Start of Block
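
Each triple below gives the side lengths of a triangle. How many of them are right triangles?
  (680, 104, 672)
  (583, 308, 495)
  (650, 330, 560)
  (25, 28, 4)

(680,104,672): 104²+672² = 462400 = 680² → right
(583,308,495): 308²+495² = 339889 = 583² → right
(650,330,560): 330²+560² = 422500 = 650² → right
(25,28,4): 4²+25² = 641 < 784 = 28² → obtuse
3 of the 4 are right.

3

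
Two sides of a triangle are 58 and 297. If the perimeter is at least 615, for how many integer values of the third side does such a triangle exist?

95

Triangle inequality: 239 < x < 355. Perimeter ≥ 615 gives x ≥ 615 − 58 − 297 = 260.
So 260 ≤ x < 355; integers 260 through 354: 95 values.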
End of Block
Start of Block
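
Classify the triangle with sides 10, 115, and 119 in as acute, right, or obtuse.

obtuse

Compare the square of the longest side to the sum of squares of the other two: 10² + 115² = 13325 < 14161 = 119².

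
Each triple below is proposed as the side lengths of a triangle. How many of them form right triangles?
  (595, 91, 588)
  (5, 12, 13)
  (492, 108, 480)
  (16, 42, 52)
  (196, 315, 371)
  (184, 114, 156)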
End of Block
__ASSIGNMENT__:
In the listing above, find the line with "Classify the triangle" and the line with "Each triple below is"; set down exactly those two lines and every line between them, nothing more.

__ANSWER SECTION__:
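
Classify the triangle with sides 10, 115, and 119 in as acute, right, or obtuse.

obtuse

Compare the square of the longest side to the sum of squares of the other two: 10² + 115² = 13325 < 14161 = 119².

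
Each triple below is proposed as the side lengths of a triangle. How many of them form right triangles?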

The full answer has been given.